## WHAT YOU ARE ASKED TO DO
When the material ends, stop; until then, set down every line exactly.
• • • • •
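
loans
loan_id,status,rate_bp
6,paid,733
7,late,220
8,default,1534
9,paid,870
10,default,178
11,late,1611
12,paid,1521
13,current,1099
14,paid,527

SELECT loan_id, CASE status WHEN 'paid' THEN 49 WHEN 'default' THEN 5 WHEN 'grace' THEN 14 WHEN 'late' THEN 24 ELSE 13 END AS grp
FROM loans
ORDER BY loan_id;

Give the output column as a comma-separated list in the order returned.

loan_id=6: status='paid' → 49
loan_id=7: status='late' → 24
loan_id=8: status='default' → 5
loan_id=9: status='paid' → 49
loan_id=10: status='default' → 5
loan_id=11: status='late' → 24
loan_id=12: status='paid' → 49
loan_id=13: ELSE → 13
loan_id=14: status='paid' → 49

49, 24, 5, 49, 5, 24, 49, 13, 49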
• • • • •
## RESPONSE
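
loans
loan_id,status,rate_bp
6,paid,733
7,late,220
8,default,1534
9,paid,870
10,default,178
11,late,1611
12,paid,1521
13,current,1099
14,paid,527

SELECT loan_id, CASE status WHEN 'paid' THEN 49 WHEN 'default' THEN 5 WHEN 'grace' THEN 14 WHEN 'late' THEN 24 ELSE 13 END AS grp
FROM loans
ORDER BY loan_id;

Give the output column as a comma-separated list in the order returned.

loan_id=6: status='paid' → 49
loan_id=7: status='late' → 24
loan_id=8: status='default' → 5
loan_id=9: status='paid' → 49
loan_id=10: status='default' → 5
loan_id=11: status='late' → 24
loan_id=12: status='paid' → 49
loan_id=13: ELSE → 13
loan_id=14: status='paid' → 49

49, 24, 5, 49, 5, 24, 49, 13, 49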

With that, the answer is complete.